Problem details
Repeat exactly the lines below that lie between the line with "Between 1704 and" and the line with "If you add 3750", counting both of those lines as part of the answer.

Material provided
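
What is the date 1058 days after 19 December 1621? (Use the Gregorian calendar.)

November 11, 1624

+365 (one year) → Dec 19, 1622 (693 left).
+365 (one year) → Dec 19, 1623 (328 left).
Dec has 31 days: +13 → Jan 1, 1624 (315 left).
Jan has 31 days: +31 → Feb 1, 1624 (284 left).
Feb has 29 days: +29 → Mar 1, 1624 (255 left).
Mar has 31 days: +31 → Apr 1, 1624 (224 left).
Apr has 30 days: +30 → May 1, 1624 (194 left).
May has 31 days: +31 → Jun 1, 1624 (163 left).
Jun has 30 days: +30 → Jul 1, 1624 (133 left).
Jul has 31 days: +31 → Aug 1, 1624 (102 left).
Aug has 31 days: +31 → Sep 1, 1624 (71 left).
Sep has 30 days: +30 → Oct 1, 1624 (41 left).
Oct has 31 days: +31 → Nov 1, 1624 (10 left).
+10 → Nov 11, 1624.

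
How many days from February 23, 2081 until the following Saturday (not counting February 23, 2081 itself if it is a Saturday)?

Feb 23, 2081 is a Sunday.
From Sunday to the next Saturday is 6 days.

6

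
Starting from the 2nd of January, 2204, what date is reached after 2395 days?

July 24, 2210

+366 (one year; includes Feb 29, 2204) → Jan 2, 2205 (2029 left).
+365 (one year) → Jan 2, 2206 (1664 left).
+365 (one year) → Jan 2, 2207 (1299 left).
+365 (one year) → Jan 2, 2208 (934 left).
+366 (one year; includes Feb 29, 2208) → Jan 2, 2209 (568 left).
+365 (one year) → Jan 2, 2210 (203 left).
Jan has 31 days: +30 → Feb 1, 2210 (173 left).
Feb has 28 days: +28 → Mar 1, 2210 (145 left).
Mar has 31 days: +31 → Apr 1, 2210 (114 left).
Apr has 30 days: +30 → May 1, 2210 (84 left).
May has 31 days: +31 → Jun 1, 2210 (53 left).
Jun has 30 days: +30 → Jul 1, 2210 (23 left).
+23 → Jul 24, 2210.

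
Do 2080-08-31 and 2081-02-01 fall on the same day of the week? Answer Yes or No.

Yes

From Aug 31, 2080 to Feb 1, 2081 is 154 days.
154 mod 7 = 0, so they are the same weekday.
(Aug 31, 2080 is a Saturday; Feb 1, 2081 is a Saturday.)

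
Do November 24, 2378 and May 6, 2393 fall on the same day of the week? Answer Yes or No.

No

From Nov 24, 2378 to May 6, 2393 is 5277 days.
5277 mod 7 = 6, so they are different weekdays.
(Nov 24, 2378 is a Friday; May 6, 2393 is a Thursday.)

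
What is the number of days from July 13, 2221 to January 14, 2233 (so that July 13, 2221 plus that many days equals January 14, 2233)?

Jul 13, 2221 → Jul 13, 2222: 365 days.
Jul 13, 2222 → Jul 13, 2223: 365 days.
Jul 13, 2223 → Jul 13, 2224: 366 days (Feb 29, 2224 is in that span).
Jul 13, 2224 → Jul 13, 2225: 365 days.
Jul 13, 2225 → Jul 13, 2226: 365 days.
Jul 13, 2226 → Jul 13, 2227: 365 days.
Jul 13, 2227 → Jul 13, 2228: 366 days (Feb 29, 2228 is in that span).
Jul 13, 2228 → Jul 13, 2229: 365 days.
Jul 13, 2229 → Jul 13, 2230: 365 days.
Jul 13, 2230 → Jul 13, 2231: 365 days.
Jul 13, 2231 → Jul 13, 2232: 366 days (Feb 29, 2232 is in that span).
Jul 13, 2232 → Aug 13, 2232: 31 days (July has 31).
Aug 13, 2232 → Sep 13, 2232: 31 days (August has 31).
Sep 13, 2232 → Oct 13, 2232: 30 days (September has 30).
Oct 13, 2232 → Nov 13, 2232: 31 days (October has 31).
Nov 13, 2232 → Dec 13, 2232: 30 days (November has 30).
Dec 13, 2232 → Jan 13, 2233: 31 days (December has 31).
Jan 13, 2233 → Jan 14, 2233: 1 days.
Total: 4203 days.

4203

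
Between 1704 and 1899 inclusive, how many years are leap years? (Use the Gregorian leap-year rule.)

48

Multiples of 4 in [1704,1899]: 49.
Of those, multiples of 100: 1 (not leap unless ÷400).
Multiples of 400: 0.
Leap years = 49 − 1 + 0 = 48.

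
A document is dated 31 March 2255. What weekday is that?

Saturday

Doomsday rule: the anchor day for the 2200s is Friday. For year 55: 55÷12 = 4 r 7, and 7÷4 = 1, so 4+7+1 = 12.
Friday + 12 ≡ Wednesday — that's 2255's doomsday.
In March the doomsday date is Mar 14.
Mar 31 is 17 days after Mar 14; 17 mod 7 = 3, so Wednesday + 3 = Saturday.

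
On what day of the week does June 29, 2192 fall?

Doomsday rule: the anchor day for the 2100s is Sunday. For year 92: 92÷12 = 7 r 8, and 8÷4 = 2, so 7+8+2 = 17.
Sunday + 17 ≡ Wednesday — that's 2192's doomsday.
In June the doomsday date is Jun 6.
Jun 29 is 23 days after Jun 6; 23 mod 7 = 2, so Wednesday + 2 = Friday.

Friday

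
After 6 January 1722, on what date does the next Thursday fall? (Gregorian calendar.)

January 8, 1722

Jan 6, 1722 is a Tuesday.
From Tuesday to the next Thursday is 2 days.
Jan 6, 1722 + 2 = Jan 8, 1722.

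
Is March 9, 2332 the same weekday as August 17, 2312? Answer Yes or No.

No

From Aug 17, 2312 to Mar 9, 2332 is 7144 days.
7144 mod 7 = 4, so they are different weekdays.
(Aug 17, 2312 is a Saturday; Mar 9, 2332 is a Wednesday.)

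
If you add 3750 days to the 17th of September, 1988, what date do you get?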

* * *

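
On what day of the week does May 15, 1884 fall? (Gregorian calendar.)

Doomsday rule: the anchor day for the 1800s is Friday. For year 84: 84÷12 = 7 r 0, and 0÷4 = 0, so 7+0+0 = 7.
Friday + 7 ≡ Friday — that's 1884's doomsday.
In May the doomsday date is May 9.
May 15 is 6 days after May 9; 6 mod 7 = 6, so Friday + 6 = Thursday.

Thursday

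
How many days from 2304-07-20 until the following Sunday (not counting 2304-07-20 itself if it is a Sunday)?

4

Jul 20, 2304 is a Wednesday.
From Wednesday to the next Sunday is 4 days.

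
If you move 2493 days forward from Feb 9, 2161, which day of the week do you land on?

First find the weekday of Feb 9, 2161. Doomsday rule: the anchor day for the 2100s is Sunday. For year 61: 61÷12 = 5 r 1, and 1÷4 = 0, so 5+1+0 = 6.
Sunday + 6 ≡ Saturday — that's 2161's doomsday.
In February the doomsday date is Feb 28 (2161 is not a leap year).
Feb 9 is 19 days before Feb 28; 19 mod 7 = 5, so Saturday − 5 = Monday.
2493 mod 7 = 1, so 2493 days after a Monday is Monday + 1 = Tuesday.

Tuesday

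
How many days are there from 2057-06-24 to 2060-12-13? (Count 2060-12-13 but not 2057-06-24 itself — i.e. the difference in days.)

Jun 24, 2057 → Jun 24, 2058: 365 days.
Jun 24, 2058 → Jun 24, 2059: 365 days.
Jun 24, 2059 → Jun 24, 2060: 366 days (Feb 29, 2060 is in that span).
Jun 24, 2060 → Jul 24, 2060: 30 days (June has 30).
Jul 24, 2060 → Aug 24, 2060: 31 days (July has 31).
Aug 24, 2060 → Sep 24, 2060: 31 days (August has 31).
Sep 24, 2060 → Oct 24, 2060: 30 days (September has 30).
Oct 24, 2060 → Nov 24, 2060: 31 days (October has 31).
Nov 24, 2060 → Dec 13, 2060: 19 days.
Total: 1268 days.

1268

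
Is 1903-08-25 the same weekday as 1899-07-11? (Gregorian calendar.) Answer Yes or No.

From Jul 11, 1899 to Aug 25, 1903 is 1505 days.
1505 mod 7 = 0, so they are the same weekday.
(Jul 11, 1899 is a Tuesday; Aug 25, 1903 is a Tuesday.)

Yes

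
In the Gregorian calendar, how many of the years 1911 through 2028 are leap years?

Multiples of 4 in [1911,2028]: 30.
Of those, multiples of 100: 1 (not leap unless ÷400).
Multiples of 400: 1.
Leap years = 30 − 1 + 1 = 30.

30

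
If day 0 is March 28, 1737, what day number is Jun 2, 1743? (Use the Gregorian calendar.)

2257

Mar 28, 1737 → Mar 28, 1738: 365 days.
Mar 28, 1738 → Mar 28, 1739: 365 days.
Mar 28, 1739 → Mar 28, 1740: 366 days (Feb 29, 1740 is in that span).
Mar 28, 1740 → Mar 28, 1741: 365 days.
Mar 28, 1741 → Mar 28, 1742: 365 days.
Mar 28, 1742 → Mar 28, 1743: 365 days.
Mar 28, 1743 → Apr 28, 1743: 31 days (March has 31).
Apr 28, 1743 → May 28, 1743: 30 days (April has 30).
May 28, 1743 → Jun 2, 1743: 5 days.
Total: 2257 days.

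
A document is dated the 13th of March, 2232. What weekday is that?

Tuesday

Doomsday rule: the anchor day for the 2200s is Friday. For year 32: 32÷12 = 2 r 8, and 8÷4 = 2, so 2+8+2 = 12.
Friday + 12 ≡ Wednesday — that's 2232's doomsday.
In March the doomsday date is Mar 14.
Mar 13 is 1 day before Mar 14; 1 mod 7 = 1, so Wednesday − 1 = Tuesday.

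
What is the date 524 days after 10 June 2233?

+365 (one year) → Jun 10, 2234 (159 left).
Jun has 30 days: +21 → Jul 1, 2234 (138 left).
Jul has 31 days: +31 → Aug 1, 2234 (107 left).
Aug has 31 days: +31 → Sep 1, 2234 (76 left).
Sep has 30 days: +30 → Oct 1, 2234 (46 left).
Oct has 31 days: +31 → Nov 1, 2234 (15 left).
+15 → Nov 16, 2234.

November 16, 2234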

Output below
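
Between 1704 and 1899 inclusive, how many years are leap years? (Use the Gregorian leap-year rule.)

48

Multiples of 4 in [1704,1899]: 49.
Of those, multiples of 100: 1 (not leap unless ÷400).
Multiples of 400: 0.
Leap years = 49 − 1 + 0 = 48.

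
A document is dated 31 March 2255. What weekday is that?

Saturday

Doomsday rule: the anchor day for the 2200s is Friday. For year 55: 55÷12 = 4 r 7, and 7÷4 = 1, so 4+7+1 = 12.
Friday + 12 ≡ Wednesday — that's 2255's doomsday.
In March the doomsday date is Mar 14.
Mar 31 is 17 days after Mar 14; 17 mod 7 = 3, so Wednesday + 3 = Saturday.

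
On what day of the week does June 29, 2192 fall?

Doomsday rule: the anchor day for the 2100s is Sunday. For year 92: 92÷12 = 7 r 8, and 8÷4 = 2, so 7+8+2 = 17.
Sunday + 17 ≡ Wednesday — that's 2192's doomsday.
In June the doomsday date is Jun 6.
Jun 29 is 23 days after Jun 6; 23 mod 7 = 2, so Wednesday + 2 = Friday.

Friday

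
After 6 January 1722, on what date does the next Thursday fall? (Gregorian calendar.)

January 8, 1722

Jan 6, 1722 is a Tuesday.
From Tuesday to the next Thursday is 2 days.
Jan 6, 1722 + 2 = Jan 8, 1722.

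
Is March 9, 2332 the same weekday as August 17, 2312? Answer Yes or No.

No

From Aug 17, 2312 to Mar 9, 2332 is 7144 days.
7144 mod 7 = 4, so they are different weekdays.
(Aug 17, 2312 is a Saturday; Mar 9, 2332 is a Wednesday.)

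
If you add 3750 days to the 17th of September, 1988, what date do you get?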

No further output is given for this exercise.